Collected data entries
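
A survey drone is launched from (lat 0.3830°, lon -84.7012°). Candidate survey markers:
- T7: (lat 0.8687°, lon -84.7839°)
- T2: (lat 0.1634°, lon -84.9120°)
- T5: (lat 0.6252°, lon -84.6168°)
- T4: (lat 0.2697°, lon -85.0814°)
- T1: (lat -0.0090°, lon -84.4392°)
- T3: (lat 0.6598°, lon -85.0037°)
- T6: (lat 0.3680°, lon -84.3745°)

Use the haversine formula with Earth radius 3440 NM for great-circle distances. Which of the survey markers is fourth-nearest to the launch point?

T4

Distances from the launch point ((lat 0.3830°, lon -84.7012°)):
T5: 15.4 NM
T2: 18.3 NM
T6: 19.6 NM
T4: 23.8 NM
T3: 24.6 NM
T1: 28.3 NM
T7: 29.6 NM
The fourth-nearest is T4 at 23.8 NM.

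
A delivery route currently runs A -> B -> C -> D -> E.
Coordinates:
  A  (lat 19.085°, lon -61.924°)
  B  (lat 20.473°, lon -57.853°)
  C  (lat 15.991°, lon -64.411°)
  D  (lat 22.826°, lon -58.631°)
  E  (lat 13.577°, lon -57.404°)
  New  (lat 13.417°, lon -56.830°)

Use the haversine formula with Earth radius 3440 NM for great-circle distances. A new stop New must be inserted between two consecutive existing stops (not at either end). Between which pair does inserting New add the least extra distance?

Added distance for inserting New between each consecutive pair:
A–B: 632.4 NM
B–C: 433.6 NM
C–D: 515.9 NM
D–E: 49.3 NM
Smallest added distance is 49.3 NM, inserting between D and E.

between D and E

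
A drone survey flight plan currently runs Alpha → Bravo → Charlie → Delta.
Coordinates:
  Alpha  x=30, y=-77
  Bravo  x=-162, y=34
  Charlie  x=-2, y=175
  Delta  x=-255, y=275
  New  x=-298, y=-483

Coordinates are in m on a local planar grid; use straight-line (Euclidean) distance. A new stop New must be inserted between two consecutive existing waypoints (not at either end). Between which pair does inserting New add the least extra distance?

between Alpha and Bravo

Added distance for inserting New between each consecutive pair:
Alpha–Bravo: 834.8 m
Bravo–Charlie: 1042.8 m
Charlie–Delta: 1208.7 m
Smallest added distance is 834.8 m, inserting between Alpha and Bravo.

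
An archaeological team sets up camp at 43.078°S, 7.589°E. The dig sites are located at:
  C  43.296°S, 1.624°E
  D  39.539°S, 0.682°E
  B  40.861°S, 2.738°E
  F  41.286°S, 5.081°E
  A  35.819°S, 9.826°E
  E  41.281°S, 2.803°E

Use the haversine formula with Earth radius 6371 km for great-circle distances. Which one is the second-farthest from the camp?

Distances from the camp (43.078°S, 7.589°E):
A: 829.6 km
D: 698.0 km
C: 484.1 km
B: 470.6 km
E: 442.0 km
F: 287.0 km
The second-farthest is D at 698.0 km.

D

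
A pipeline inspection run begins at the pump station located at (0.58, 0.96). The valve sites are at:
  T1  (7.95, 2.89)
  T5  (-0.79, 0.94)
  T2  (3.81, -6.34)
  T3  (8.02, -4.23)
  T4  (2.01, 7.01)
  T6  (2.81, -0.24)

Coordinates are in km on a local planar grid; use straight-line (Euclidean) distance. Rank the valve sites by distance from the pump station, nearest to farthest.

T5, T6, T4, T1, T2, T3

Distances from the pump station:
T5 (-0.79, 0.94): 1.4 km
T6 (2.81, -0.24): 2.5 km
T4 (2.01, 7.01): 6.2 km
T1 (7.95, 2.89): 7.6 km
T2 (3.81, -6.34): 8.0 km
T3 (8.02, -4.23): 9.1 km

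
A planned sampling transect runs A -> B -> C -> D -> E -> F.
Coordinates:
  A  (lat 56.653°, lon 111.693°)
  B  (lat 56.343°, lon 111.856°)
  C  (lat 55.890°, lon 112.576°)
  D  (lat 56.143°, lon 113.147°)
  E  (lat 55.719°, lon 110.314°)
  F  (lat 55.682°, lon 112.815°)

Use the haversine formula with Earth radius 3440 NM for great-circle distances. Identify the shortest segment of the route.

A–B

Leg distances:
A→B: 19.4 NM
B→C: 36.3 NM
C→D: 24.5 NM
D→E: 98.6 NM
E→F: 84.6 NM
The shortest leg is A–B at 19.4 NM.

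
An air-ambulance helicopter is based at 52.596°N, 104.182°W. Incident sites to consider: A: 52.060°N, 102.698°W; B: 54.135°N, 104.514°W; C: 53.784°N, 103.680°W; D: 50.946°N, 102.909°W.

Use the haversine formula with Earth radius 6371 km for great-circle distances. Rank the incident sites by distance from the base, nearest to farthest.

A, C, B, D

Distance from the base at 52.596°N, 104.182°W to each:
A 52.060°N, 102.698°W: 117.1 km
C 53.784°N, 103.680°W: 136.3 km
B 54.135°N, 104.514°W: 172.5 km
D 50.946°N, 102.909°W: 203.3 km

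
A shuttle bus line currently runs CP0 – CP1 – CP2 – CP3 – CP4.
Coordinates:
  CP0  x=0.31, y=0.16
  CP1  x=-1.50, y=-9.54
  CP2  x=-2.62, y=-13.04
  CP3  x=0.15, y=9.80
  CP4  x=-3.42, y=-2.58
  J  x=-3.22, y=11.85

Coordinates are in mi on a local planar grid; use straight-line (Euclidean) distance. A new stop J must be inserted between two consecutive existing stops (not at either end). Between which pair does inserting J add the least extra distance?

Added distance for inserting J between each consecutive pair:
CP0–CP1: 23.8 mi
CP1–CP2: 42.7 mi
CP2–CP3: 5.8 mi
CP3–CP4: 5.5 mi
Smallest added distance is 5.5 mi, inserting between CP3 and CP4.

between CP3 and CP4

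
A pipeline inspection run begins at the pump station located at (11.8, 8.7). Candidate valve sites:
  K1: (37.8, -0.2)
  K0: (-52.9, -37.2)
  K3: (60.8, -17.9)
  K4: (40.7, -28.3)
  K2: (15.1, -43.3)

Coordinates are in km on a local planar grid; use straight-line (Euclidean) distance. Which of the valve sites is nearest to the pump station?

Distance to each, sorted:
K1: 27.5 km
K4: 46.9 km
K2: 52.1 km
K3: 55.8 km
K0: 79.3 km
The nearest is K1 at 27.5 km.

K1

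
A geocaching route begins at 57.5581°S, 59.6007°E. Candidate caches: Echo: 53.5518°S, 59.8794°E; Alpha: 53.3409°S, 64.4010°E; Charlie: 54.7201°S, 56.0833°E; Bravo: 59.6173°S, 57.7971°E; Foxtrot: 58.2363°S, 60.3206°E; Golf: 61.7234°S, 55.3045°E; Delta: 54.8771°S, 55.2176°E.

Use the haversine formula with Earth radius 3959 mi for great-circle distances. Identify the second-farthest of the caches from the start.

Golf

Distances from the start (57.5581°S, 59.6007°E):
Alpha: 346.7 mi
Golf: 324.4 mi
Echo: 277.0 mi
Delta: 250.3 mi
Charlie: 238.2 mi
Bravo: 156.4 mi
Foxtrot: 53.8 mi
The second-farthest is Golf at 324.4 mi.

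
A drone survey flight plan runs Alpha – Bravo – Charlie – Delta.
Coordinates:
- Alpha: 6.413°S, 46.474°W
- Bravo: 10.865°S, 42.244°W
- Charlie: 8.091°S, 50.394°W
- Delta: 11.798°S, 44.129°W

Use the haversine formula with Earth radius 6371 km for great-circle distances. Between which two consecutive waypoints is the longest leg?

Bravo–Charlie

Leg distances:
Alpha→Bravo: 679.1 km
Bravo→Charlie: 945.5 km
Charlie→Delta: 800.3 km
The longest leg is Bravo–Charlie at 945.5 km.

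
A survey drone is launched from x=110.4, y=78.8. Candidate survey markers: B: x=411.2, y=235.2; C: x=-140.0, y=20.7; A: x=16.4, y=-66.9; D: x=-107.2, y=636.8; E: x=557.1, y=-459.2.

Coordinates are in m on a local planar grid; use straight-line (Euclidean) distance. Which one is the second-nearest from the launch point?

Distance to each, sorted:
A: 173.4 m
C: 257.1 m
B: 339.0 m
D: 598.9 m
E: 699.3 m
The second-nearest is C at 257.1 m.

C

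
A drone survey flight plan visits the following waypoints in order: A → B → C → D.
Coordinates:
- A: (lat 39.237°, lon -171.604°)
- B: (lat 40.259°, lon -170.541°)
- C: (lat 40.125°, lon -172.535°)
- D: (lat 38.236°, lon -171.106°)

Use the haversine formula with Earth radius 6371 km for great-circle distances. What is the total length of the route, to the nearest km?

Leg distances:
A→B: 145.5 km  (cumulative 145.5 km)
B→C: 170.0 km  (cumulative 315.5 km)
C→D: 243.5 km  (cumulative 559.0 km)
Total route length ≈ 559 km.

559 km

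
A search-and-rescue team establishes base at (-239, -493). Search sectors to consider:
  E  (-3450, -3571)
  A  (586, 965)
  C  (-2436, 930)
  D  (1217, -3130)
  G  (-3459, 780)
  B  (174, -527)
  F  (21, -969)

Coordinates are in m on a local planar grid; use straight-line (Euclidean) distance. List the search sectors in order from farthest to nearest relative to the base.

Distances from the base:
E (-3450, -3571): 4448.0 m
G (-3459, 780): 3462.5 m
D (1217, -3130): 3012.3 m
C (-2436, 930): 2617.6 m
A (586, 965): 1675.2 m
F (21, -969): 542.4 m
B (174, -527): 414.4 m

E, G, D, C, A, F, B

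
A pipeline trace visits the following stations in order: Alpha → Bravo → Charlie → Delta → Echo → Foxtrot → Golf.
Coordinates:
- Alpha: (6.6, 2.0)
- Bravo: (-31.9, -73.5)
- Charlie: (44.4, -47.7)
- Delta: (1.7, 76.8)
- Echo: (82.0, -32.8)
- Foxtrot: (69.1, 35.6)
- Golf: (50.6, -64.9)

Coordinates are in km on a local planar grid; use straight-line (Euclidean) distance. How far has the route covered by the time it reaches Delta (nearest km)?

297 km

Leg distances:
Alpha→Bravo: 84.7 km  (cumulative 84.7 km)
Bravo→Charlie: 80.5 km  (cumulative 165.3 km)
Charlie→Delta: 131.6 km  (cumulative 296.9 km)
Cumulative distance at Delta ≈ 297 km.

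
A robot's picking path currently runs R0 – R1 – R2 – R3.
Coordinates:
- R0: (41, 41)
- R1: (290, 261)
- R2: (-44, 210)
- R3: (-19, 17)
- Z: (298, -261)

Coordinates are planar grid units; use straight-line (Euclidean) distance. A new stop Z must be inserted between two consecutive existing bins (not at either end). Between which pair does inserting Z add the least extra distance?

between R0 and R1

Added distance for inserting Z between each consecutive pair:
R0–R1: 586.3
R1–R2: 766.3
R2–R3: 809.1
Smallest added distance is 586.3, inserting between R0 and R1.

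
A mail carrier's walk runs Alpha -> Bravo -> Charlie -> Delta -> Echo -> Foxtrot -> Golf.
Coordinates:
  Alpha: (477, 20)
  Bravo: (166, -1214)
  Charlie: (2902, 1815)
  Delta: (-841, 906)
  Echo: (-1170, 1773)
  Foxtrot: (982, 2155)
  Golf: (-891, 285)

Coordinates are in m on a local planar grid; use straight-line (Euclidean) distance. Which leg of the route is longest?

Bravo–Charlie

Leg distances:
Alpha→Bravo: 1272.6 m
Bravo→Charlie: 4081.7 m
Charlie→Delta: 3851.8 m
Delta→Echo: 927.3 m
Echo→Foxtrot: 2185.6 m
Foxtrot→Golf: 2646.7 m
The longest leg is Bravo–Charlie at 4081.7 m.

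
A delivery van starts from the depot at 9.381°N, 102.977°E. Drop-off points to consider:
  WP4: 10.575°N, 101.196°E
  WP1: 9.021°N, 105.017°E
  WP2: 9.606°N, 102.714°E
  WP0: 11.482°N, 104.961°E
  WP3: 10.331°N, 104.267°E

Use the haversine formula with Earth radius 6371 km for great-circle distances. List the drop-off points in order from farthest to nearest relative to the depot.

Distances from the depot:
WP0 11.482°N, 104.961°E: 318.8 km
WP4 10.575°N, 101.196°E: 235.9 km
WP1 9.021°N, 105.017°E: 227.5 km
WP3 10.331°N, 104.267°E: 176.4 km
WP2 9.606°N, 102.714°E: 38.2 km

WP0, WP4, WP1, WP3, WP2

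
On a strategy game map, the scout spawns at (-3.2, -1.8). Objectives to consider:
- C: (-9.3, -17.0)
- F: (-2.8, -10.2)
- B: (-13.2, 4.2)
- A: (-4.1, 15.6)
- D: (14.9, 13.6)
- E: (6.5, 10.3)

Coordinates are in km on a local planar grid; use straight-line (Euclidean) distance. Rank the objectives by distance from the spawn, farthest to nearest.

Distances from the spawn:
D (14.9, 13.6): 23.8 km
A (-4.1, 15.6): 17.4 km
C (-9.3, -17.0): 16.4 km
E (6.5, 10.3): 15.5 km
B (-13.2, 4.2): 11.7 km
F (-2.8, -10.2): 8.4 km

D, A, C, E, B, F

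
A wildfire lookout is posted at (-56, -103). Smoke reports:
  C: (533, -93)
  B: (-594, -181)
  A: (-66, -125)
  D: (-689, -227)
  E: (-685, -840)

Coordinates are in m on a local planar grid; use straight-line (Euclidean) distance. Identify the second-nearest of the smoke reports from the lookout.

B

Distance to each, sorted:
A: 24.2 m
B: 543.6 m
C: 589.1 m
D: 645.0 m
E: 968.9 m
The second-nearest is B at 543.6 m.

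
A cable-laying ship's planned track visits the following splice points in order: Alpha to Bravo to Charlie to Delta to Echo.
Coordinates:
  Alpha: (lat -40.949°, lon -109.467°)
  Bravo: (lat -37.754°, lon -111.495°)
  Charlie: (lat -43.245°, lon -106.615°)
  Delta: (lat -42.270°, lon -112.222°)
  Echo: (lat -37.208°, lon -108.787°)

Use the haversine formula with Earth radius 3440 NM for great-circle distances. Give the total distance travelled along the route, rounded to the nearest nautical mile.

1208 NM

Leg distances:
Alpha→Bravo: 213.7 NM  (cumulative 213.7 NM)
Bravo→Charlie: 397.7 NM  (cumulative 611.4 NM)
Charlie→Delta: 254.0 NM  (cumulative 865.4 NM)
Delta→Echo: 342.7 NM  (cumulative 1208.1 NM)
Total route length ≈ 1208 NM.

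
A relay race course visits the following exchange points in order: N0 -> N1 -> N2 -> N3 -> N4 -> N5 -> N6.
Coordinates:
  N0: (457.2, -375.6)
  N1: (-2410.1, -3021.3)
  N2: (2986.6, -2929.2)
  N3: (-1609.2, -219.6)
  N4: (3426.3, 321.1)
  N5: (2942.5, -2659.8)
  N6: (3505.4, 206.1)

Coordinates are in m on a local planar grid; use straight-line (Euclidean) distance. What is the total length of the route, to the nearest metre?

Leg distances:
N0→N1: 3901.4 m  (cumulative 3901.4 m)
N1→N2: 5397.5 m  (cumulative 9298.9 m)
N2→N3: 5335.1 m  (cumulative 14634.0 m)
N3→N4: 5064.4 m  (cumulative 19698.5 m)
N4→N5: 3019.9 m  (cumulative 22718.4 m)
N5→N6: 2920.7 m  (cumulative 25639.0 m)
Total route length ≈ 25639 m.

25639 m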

Problem details: The answer is each line from the entries above in which the word "planned" occurs.

Exercise answer:
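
A planned sampling transect runs A -> B -> C -> D -> E -> F.
A cable-laying ship's planned track visits the following splice points in order: Alpha to Bravo to Charlie to Delta to Echo.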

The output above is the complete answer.